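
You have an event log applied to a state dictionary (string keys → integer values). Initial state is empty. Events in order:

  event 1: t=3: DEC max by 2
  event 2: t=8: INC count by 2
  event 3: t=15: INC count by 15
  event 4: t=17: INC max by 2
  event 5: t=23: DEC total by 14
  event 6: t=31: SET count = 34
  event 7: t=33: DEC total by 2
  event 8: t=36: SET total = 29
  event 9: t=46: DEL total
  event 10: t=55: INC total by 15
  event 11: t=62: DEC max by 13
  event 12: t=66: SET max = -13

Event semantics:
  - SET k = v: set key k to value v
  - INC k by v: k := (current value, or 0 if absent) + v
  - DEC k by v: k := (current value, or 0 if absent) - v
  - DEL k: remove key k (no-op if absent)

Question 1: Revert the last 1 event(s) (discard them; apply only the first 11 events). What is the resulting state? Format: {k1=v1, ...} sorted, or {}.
Keep first 11 events (discard last 1):
  after event 1 (t=3: DEC max by 2): {max=-2}
  after event 2 (t=8: INC count by 2): {count=2, max=-2}
  after event 3 (t=15: INC count by 15): {count=17, max=-2}
  after event 4 (t=17: INC max by 2): {count=17, max=0}
  after event 5 (t=23: DEC total by 14): {count=17, max=0, total=-14}
  after event 6 (t=31: SET count = 34): {count=34, max=0, total=-14}
  after event 7 (t=33: DEC total by 2): {count=34, max=0, total=-16}
  after event 8 (t=36: SET total = 29): {count=34, max=0, total=29}
  after event 9 (t=46: DEL total): {count=34, max=0}
  after event 10 (t=55: INC total by 15): {count=34, max=0, total=15}
  after event 11 (t=62: DEC max by 13): {count=34, max=-13, total=15}

Answer: {count=34, max=-13, total=15}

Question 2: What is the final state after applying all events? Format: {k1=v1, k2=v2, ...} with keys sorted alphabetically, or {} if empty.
  after event 1 (t=3: DEC max by 2): {max=-2}
  after event 2 (t=8: INC count by 2): {count=2, max=-2}
  after event 3 (t=15: INC count by 15): {count=17, max=-2}
  after event 4 (t=17: INC max by 2): {count=17, max=0}
  after event 5 (t=23: DEC total by 14): {count=17, max=0, total=-14}
  after event 6 (t=31: SET count = 34): {count=34, max=0, total=-14}
  after event 7 (t=33: DEC total by 2): {count=34, max=0, total=-16}
  after event 8 (t=36: SET total = 29): {count=34, max=0, total=29}
  after event 9 (t=46: DEL total): {count=34, max=0}
  after event 10 (t=55: INC total by 15): {count=34, max=0, total=15}
  after event 11 (t=62: DEC max by 13): {count=34, max=-13, total=15}
  after event 12 (t=66: SET max = -13): {count=34, max=-13, total=15}

Answer: {count=34, max=-13, total=15}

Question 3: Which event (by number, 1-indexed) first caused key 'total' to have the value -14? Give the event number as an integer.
Looking for first event where total becomes -14:
  event 5: total (absent) -> -14  <-- first match

Answer: 5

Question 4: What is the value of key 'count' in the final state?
Answer: 34

Derivation:
Track key 'count' through all 12 events:
  event 1 (t=3: DEC max by 2): count unchanged
  event 2 (t=8: INC count by 2): count (absent) -> 2
  event 3 (t=15: INC count by 15): count 2 -> 17
  event 4 (t=17: INC max by 2): count unchanged
  event 5 (t=23: DEC total by 14): count unchanged
  event 6 (t=31: SET count = 34): count 17 -> 34
  event 7 (t=33: DEC total by 2): count unchanged
  event 8 (t=36: SET total = 29): count unchanged
  event 9 (t=46: DEL total): count unchanged
  event 10 (t=55: INC total by 15): count unchanged
  event 11 (t=62: DEC max by 13): count unchanged
  event 12 (t=66: SET max = -13): count unchanged
Final: count = 34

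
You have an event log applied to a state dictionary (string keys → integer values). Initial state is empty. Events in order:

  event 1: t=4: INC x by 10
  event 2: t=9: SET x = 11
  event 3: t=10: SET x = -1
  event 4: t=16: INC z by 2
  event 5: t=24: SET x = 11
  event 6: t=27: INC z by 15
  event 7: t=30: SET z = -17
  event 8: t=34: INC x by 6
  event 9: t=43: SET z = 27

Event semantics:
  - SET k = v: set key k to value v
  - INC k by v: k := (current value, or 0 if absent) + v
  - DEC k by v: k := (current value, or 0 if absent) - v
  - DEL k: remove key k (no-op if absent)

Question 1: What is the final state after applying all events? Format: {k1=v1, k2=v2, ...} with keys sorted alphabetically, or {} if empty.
  after event 1 (t=4: INC x by 10): {x=10}
  after event 2 (t=9: SET x = 11): {x=11}
  after event 3 (t=10: SET x = -1): {x=-1}
  after event 4 (t=16: INC z by 2): {x=-1, z=2}
  after event 5 (t=24: SET x = 11): {x=11, z=2}
  after event 6 (t=27: INC z by 15): {x=11, z=17}
  after event 7 (t=30: SET z = -17): {x=11, z=-17}
  after event 8 (t=34: INC x by 6): {x=17, z=-17}
  after event 9 (t=43: SET z = 27): {x=17, z=27}

Answer: {x=17, z=27}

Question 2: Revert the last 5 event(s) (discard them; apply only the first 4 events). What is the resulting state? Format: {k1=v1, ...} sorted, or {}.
Answer: {x=-1, z=2}

Derivation:
Keep first 4 events (discard last 5):
  after event 1 (t=4: INC x by 10): {x=10}
  after event 2 (t=9: SET x = 11): {x=11}
  after event 3 (t=10: SET x = -1): {x=-1}
  after event 4 (t=16: INC z by 2): {x=-1, z=2}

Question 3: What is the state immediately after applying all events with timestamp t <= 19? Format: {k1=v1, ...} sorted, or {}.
Answer: {x=-1, z=2}

Derivation:
Apply events with t <= 19 (4 events):
  after event 1 (t=4: INC x by 10): {x=10}
  after event 2 (t=9: SET x = 11): {x=11}
  after event 3 (t=10: SET x = -1): {x=-1}
  after event 4 (t=16: INC z by 2): {x=-1, z=2}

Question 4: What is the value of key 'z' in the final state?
Answer: 27

Derivation:
Track key 'z' through all 9 events:
  event 1 (t=4: INC x by 10): z unchanged
  event 2 (t=9: SET x = 11): z unchanged
  event 3 (t=10: SET x = -1): z unchanged
  event 4 (t=16: INC z by 2): z (absent) -> 2
  event 5 (t=24: SET x = 11): z unchanged
  event 6 (t=27: INC z by 15): z 2 -> 17
  event 7 (t=30: SET z = -17): z 17 -> -17
  event 8 (t=34: INC x by 6): z unchanged
  event 9 (t=43: SET z = 27): z -17 -> 27
Final: z = 27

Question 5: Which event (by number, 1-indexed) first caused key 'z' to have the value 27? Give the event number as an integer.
Answer: 9

Derivation:
Looking for first event where z becomes 27:
  event 4: z = 2
  event 5: z = 2
  event 6: z = 17
  event 7: z = -17
  event 8: z = -17
  event 9: z -17 -> 27  <-- first match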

> Your objective:
Every entry must be printed again, exactly as it reads.

> Solution to this problem:
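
You have an event log applied to a state dictionary (string keys → integer values). Initial state is empty. Events in order:

  event 1: t=3: DEC max by 2
  event 2: t=8: INC count by 2
  event 3: t=15: INC count by 15
  event 4: t=17: INC max by 2
  event 5: t=23: DEC total by 14
  event 6: t=31: SET count = 34
  event 7: t=33: DEC total by 2
  event 8: t=36: SET total = 29
  event 9: t=46: DEL total
  event 10: t=55: INC total by 15
  event 11: t=62: DEC max by 13
  event 12: t=66: SET max = -13

Event semantics:
  - SET k = v: set key k to value v
  - INC k by v: k := (current value, or 0 if absent) + v
  - DEC k by v: k := (current value, or 0 if absent) - v
  - DEL k: remove key k (no-op if absent)

Question 1: Revert the last 1 event(s) (discard them; apply only the first 11 events). What is the resulting state? Format: {k1=v1, ...} sorted, or {}.
Keep first 11 events (discard last 1):
  after event 1 (t=3: DEC max by 2): {max=-2}
  after event 2 (t=8: INC count by 2): {count=2, max=-2}
  after event 3 (t=15: INC count by 15): {count=17, max=-2}
  after event 4 (t=17: INC max by 2): {count=17, max=0}
  after event 5 (t=23: DEC total by 14): {count=17, max=0, total=-14}
  after event 6 (t=31: SET count = 34): {count=34, max=0, total=-14}
  after event 7 (t=33: DEC total by 2): {count=34, max=0, total=-16}
  after event 8 (t=36: SET total = 29): {count=34, max=0, total=29}
  after event 9 (t=46: DEL total): {count=34, max=0}
  after event 10 (t=55: INC total by 15): {count=34, max=0, total=15}
  after event 11 (t=62: DEC max by 13): {count=34, max=-13, total=15}

Answer: {count=34, max=-13, total=15}

Question 2: What is the final state after applying all events? Format: {k1=v1, k2=v2, ...} with keys sorted alphabetically, or {} if empty.
  after event 1 (t=3: DEC max by 2): {max=-2}
  after event 2 (t=8: INC count by 2): {count=2, max=-2}
  after event 3 (t=15: INC count by 15): {count=17, max=-2}
  after event 4 (t=17: INC max by 2): {count=17, max=0}
  after event 5 (t=23: DEC total by 14): {count=17, max=0, total=-14}
  after event 6 (t=31: SET count = 34): {count=34, max=0, total=-14}
  after event 7 (t=33: DEC total by 2): {count=34, max=0, total=-16}
  after event 8 (t=36: SET total = 29): {count=34, max=0, total=29}
  after event 9 (t=46: DEL total): {count=34, max=0}
  after event 10 (t=55: INC total by 15): {count=34, max=0, total=15}
  after event 11 (t=62: DEC max by 13): {count=34, max=-13, total=15}
  after event 12 (t=66: SET max = -13): {count=34, max=-13, total=15}

Answer: {count=34, max=-13, total=15}

Question 3: Which event (by number, 1-indexed) first caused key 'total' to have the value -14? Give the event number as an integer.
Looking for first event where total becomes -14:
  event 5: total (absent) -> -14  <-- first match

Answer: 5

Question 4: What is the value of key 'count' in the final state?
Answer: 34

Derivation:
Track key 'count' through all 12 events:
  event 1 (t=3: DEC max by 2): count unchanged
  event 2 (t=8: INC count by 2): count (absent) -> 2
  event 3 (t=15: INC count by 15): count 2 -> 17
  event 4 (t=17: INC max by 2): count unchanged
  event 5 (t=23: DEC total by 14): count unchanged
  event 6 (t=31: SET count = 34): count 17 -> 34
  event 7 (t=33: DEC total by 2): count unchanged
  event 8 (t=36: SET total = 29): count unchanged
  event 9 (t=46: DEL total): count unchanged
  event 10 (t=55: INC total by 15): count unchanged
  event 11 (t=62: DEC max by 13): count unchanged
  event 12 (t=66: SET max = -13): count unchanged
Final: count = 34

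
You have an event log applied to a state dictionary (string keys → integer values). Initial state is empty. Events in order:

  event 1: t=4: INC x by 10
  event 2: t=9: SET x = 11
  event 3: t=10: SET x = -1
  event 4: t=16: INC z by 2
  event 5: t=24: SET x = 11
  event 6: t=27: INC z by 15
  event 7: t=30: SET z = -17
  event 8: t=34: INC x by 6
  event 9: t=43: SET z = 27

Event semantics:
  - SET k = v: set key k to value v
  - INC k by v: k := (current value, or 0 if absent) + v
  - DEC k by v: k := (current value, or 0 if absent) - v
  - DEL k: remove key k (no-op if absent)

Question 1: What is the final state after applying all events? Format: {k1=v1, k2=v2, ...} with keys sorted alphabetically, or {} if empty.
  after event 1 (t=4: INC x by 10): {x=10}
  after event 2 (t=9: SET x = 11): {x=11}
  after event 3 (t=10: SET x = -1): {x=-1}
  after event 4 (t=16: INC z by 2): {x=-1, z=2}
  after event 5 (t=24: SET x = 11): {x=11, z=2}
  after event 6 (t=27: INC z by 15): {x=11, z=17}
  after event 7 (t=30: SET z = -17): {x=11, z=-17}
  after event 8 (t=34: INC x by 6): {x=17, z=-17}
  after event 9 (t=43: SET z = 27): {x=17, z=27}

Answer: {x=17, z=27}

Question 2: Revert the last 5 event(s) (discard them; apply only the first 4 events). What is the resulting state? Format: {k1=v1, ...} sorted, or {}.
Answer: {x=-1, z=2}

Derivation:
Keep first 4 events (discard last 5):
  after event 1 (t=4: INC x by 10): {x=10}
  after event 2 (t=9: SET x = 11): {x=11}
  after event 3 (t=10: SET x = -1): {x=-1}
  after event 4 (t=16: INC z by 2): {x=-1, z=2}

Question 3: What is the state immediately after applying all events with timestamp t <= 19? Format: {k1=v1, ...} sorted, or {}.
Answer: {x=-1, z=2}

Derivation:
Apply events with t <= 19 (4 events):
  after event 1 (t=4: INC x by 10): {x=10}
  after event 2 (t=9: SET x = 11): {x=11}
  after event 3 (t=10: SET x = -1): {x=-1}
  after event 4 (t=16: INC z by 2): {x=-1, z=2}

Question 4: What is the value of key 'z' in the final state?
Answer: 27

Derivation:
Track key 'z' through all 9 events:
  event 1 (t=4: INC x by 10): z unchanged
  event 2 (t=9: SET x = 11): z unchanged
  event 3 (t=10: SET x = -1): z unchanged
  event 4 (t=16: INC z by 2): z (absent) -> 2
  event 5 (t=24: SET x = 11): z unchanged
  event 6 (t=27: INC z by 15): z 2 -> 17
  event 7 (t=30: SET z = -17): z 17 -> -17
  event 8 (t=34: INC x by 6): z unchanged
  event 9 (t=43: SET z = 27): z -17 -> 27
Final: z = 27

Question 5: Which event (by number, 1-indexed) first caused key 'z' to have the value 27? Give the event number as an integer.
Answer: 9

Derivation:
Looking for first event where z becomes 27:
  event 4: z = 2
  event 5: z = 2
  event 6: z = 17
  event 7: z = -17
  event 8: z = -17
  event 9: z -17 -> 27  <-- first match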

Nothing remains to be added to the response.